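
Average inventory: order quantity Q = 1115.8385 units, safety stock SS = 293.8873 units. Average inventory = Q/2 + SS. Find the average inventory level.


Q/2 = 557.9193
Avg = 557.9193 + 293.8873 = 851.8066

851.8066 units


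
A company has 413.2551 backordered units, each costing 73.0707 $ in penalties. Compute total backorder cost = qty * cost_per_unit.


Total = 413.2551 * 73.0707 = 30196.8394

30196.8394 $


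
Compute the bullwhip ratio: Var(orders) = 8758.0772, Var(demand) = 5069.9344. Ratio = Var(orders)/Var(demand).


BW = 8758.0772 / 5069.9344 = 1.7275

1.7275


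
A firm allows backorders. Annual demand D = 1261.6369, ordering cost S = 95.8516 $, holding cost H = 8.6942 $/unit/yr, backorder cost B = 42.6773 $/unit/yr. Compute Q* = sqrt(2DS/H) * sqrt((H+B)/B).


sqrt(2DS/H) = 166.7889
sqrt((H+B)/B) = 1.0971
Q* = 166.7889 * 1.0971 = 182.9910

182.9910 units


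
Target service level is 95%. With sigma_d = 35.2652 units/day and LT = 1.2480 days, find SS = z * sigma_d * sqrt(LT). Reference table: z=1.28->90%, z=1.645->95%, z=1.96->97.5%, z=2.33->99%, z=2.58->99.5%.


From the table, SL = 95% corresponds to z = 1.645
sqrt(LT) = sqrt(1.2480) = 1.1171
SS = 1.645 * 35.2652 * 1.1171 = 64.8066

64.8066 units


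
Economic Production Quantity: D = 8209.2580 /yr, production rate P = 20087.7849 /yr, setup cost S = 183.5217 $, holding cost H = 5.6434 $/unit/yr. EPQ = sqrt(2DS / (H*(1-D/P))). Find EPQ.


1 - D/P = 1 - 0.4087 = 0.5913
H*(1-D/P) = 3.3371
2DS = 3013153.9678
EPQ = sqrt(902921.4160) = 950.2218

950.2218 units


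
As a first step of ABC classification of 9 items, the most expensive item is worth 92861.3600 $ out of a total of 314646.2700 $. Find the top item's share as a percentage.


Top item = 92861.3600
Total = 314646.2700
Percentage = 92861.3600 / 314646.2700 * 100 = 29.5129

29.5129%


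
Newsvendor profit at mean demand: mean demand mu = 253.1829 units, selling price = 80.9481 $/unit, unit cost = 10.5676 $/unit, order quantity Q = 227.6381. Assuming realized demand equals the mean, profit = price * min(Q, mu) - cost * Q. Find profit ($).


Sales at mu = min(227.6381, 253.1829) = 227.6381
Revenue = 80.9481 * 227.6381 = 18426.8717
Total cost = 10.5676 * 227.6381 = 2405.5884
Profit = 18426.8717 - 2405.5884 = 16021.2833

16021.2833 $


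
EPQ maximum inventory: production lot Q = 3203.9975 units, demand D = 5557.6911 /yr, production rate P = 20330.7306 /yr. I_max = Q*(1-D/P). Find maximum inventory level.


D/P = 0.2734
1 - D/P = 0.7266
I_max = 3203.9975 * 0.7266 = 2328.1397

2328.1397 units


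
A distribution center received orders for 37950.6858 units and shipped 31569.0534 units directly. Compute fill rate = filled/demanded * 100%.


FR = 31569.0534 / 37950.6858 * 100 = 83.1844

83.1844%


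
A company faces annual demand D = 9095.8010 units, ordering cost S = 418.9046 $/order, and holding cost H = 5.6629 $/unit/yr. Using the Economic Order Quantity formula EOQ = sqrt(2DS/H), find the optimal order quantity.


2*D*S = 2 * 9095.8010 * 418.9046 = 7620545.7592
2*D*S/H = 1345696.6853
EOQ = sqrt(1345696.6853) = 1160.0417

1160.0417 units


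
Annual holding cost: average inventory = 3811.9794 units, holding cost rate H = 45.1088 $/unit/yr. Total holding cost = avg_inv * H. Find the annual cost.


Cost = 3811.9794 * 45.1088 = 171953.8164

171953.8164 $/yr


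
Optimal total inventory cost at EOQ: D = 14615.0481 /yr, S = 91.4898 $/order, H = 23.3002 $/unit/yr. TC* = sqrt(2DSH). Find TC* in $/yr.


2*D*S*H = 62310691.6201
TC* = sqrt(62310691.6201) = 7893.7122

7893.7122 $/yr


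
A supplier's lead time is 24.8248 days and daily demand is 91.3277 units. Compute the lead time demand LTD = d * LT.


LTD = 91.3277 * 24.8248 = 2267.1919

2267.1919 units


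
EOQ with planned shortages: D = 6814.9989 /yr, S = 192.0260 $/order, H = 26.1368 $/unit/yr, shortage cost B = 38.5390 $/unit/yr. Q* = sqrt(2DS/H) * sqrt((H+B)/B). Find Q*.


sqrt(2DS/H) = 316.4475
sqrt((H+B)/B) = 1.2955
Q* = 316.4475 * 1.2955 = 409.9420

409.9420 units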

**What you have to do:**
Would you write out the whole listing word for word?

**Solution:**
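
Average inventory: order quantity Q = 1115.8385 units, safety stock SS = 293.8873 units. Average inventory = Q/2 + SS. Find the average inventory level.


Q/2 = 557.9193
Avg = 557.9193 + 293.8873 = 851.8066

851.8066 units


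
A company has 413.2551 backordered units, each costing 73.0707 $ in penalties. Compute total backorder cost = qty * cost_per_unit.


Total = 413.2551 * 73.0707 = 30196.8394

30196.8394 $


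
Compute the bullwhip ratio: Var(orders) = 8758.0772, Var(demand) = 5069.9344. Ratio = Var(orders)/Var(demand).


BW = 8758.0772 / 5069.9344 = 1.7275

1.7275


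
A firm allows backorders. Annual demand D = 1261.6369, ordering cost S = 95.8516 $, holding cost H = 8.6942 $/unit/yr, backorder cost B = 42.6773 $/unit/yr. Compute Q* = sqrt(2DS/H) * sqrt((H+B)/B).


sqrt(2DS/H) = 166.7889
sqrt((H+B)/B) = 1.0971
Q* = 166.7889 * 1.0971 = 182.9910

182.9910 units


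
Target service level is 95%. With sigma_d = 35.2652 units/day and LT = 1.2480 days, find SS = z * sigma_d * sqrt(LT). Reference table: z=1.28->90%, z=1.645->95%, z=1.96->97.5%, z=2.33->99%, z=2.58->99.5%.


From the table, SL = 95% corresponds to z = 1.645
sqrt(LT) = sqrt(1.2480) = 1.1171
SS = 1.645 * 35.2652 * 1.1171 = 64.8066

64.8066 units


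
Economic Production Quantity: D = 8209.2580 /yr, production rate P = 20087.7849 /yr, setup cost S = 183.5217 $, holding cost H = 5.6434 $/unit/yr. EPQ = sqrt(2DS / (H*(1-D/P))). Find EPQ.


1 - D/P = 1 - 0.4087 = 0.5913
H*(1-D/P) = 3.3371
2DS = 3013153.9678
EPQ = sqrt(902921.4160) = 950.2218

950.2218 units


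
As a first step of ABC classification of 9 items, the most expensive item is worth 92861.3600 $ out of a total of 314646.2700 $. Find the top item's share as a percentage.


Top item = 92861.3600
Total = 314646.2700
Percentage = 92861.3600 / 314646.2700 * 100 = 29.5129

29.5129%


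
Newsvendor profit at mean demand: mean demand mu = 253.1829 units, selling price = 80.9481 $/unit, unit cost = 10.5676 $/unit, order quantity Q = 227.6381. Assuming realized demand equals the mean, profit = price * min(Q, mu) - cost * Q. Find profit ($).


Sales at mu = min(227.6381, 253.1829) = 227.6381
Revenue = 80.9481 * 227.6381 = 18426.8717
Total cost = 10.5676 * 227.6381 = 2405.5884
Profit = 18426.8717 - 2405.5884 = 16021.2833

16021.2833 $


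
EPQ maximum inventory: production lot Q = 3203.9975 units, demand D = 5557.6911 /yr, production rate P = 20330.7306 /yr. I_max = Q*(1-D/P). Find maximum inventory level.


D/P = 0.2734
1 - D/P = 0.7266
I_max = 3203.9975 * 0.7266 = 2328.1397

2328.1397 units


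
A distribution center received orders for 37950.6858 units and shipped 31569.0534 units directly. Compute fill rate = filled/demanded * 100%.


FR = 31569.0534 / 37950.6858 * 100 = 83.1844

83.1844%


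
A company faces annual demand D = 9095.8010 units, ordering cost S = 418.9046 $/order, and holding cost H = 5.6629 $/unit/yr. Using the Economic Order Quantity formula EOQ = sqrt(2DS/H), find the optimal order quantity.


2*D*S = 2 * 9095.8010 * 418.9046 = 7620545.7592
2*D*S/H = 1345696.6853
EOQ = sqrt(1345696.6853) = 1160.0417

1160.0417 units


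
Annual holding cost: average inventory = 3811.9794 units, holding cost rate H = 45.1088 $/unit/yr. Total holding cost = avg_inv * H. Find the annual cost.


Cost = 3811.9794 * 45.1088 = 171953.8164

171953.8164 $/yr


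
Optimal total inventory cost at EOQ: D = 14615.0481 /yr, S = 91.4898 $/order, H = 23.3002 $/unit/yr. TC* = sqrt(2DSH). Find TC* in $/yr.


2*D*S*H = 62310691.6201
TC* = sqrt(62310691.6201) = 7893.7122

7893.7122 $/yr


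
A supplier's lead time is 24.8248 days and daily demand is 91.3277 units. Compute the lead time demand LTD = d * LT.


LTD = 91.3277 * 24.8248 = 2267.1919

2267.1919 units


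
EOQ with planned shortages: D = 6814.9989 /yr, S = 192.0260 $/order, H = 26.1368 $/unit/yr, shortage cost B = 38.5390 $/unit/yr. Q* = sqrt(2DS/H) * sqrt((H+B)/B). Find Q*.


sqrt(2DS/H) = 316.4475
sqrt((H+B)/B) = 1.2955
Q* = 316.4475 * 1.2955 = 409.9420

409.9420 units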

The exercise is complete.